Problem to work on:
All that is needed is the listing, given back exactly.

Provided records:
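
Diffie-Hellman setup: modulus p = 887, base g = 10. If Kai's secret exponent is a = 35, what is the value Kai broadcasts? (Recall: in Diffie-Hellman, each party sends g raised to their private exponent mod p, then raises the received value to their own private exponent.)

542

Public value = 10^35 mod 887.
10^1 ≡ 10 (mod 887)
10^2 = (10^1)^2 ≡ 10^2 = 100 ≡ 100 (mod 887)
10^4 = (10^2)^2 ≡ 100^2 = 10000 ≡ 243 (mod 887)
10^8 = (10^4)^2 ≡ 243^2 = 59049 ≡ 507 (mod 887)
10^16 = (10^8)^2 ≡ 507^2 = 257049 ≡ 706 (mod 887)
10^32 = (10^16)^2 ≡ 706^2 = 498436 ≡ 829 (mod 887)
10^35 = 10^32 · 10^2 · 10^1 ≡ 829 · 100 · 10 ≡ 542 (mod 887).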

Completed exercise:
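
Diffie-Hellman setup: modulus p = 887, base g = 10. If Kai's secret exponent is a = 35, what is the value Kai broadcasts? (Recall: in Diffie-Hellman, each party sends g raised to their private exponent mod p, then raises the received value to their own private exponent.)

542

Public value = 10^35 mod 887.
10^1 ≡ 10 (mod 887)
10^2 = (10^1)^2 ≡ 10^2 = 100 ≡ 100 (mod 887)
10^4 = (10^2)^2 ≡ 100^2 = 10000 ≡ 243 (mod 887)
10^8 = (10^4)^2 ≡ 243^2 = 59049 ≡ 507 (mod 887)
10^16 = (10^8)^2 ≡ 507^2 = 257049 ≡ 706 (mod 887)
10^32 = (10^16)^2 ≡ 706^2 = 498436 ≡ 829 (mod 887)
10^35 = 10^32 · 10^2 · 10^1 ≡ 829 · 100 · 10 ≡ 542 (mod 887).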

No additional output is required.